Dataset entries
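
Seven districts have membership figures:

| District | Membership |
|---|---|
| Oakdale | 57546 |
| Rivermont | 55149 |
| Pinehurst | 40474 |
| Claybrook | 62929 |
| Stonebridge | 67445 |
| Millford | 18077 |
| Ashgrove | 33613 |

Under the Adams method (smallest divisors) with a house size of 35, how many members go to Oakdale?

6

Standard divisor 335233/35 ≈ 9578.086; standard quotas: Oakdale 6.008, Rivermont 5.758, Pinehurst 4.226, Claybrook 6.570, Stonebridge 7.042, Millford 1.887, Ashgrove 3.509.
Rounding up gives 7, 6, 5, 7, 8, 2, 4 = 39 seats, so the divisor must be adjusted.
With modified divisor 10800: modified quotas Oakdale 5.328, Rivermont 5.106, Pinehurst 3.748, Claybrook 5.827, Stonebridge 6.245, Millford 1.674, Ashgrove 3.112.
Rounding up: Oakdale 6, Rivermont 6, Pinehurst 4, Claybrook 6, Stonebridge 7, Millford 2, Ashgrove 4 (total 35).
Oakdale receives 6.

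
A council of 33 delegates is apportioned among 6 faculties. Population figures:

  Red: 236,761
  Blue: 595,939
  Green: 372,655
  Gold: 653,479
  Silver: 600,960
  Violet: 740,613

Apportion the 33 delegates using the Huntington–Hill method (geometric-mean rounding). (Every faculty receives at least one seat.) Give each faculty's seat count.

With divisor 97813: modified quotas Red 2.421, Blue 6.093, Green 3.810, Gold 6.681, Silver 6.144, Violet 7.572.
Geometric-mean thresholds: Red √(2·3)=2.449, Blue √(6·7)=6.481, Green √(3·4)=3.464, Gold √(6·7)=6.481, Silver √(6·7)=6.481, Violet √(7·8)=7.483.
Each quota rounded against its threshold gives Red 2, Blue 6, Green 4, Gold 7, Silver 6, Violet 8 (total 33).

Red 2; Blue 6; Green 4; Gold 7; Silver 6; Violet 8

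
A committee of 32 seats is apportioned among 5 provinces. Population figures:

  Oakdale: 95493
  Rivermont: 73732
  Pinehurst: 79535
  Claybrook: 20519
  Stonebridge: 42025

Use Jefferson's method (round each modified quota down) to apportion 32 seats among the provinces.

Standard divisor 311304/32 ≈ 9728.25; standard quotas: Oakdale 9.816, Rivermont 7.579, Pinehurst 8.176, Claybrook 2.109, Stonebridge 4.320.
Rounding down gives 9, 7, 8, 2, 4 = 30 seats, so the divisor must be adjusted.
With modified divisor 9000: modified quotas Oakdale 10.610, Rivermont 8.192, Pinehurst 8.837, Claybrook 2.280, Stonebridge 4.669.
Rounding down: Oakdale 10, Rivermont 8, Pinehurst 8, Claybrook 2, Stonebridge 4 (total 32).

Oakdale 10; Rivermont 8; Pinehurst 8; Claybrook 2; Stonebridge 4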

• _Work request_
Beginning at the line containing "Gold: 653,479", repeat each line exactly through the last line of the entries, and include no other lines.

• _Solution for this exercise_
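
  Gold: 653,479
  Silver: 600,960
  Violet: 740,613

Apportion the 33 delegates using the Huntington–Hill method (geometric-mean rounding). (Every faculty receives at least one seat.) Give each faculty's seat count.

With divisor 97813: modified quotas Red 2.421, Blue 6.093, Green 3.810, Gold 6.681, Silver 6.144, Violet 7.572.
Geometric-mean thresholds: Red √(2·3)=2.449, Blue √(6·7)=6.481, Green √(3·4)=3.464, Gold √(6·7)=6.481, Silver √(6·7)=6.481, Violet √(7·8)=7.483.
Each quota rounded against its threshold gives Red 2, Blue 6, Green 4, Gold 7, Silver 6, Violet 8 (total 33).

Red 2; Blue 6; Green 4; Gold 7; Silver 6; Violet 8

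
A committee of 32 seats is apportioned among 5 provinces. Population figures:

  Oakdale: 95493
  Rivermont: 73732
  Pinehurst: 79535
  Claybrook: 20519
  Stonebridge: 42025

Use Jefferson's method (round each modified quota down) to apportion 32 seats among the provinces.

Standard divisor 311304/32 ≈ 9728.25; standard quotas: Oakdale 9.816, Rivermont 7.579, Pinehurst 8.176, Claybrook 2.109, Stonebridge 4.320.
Rounding down gives 9, 7, 8, 2, 4 = 30 seats, so the divisor must be adjusted.
With modified divisor 9000: modified quotas Oakdale 10.610, Rivermont 8.192, Pinehurst 8.837, Claybrook 2.280, Stonebridge 4.669.
Rounding down: Oakdale 10, Rivermont 8, Pinehurst 8, Claybrook 2, Stonebridge 4 (total 32).

Oakdale 10; Rivermont 8; Pinehurst 8; Claybrook 2; Stonebridge 4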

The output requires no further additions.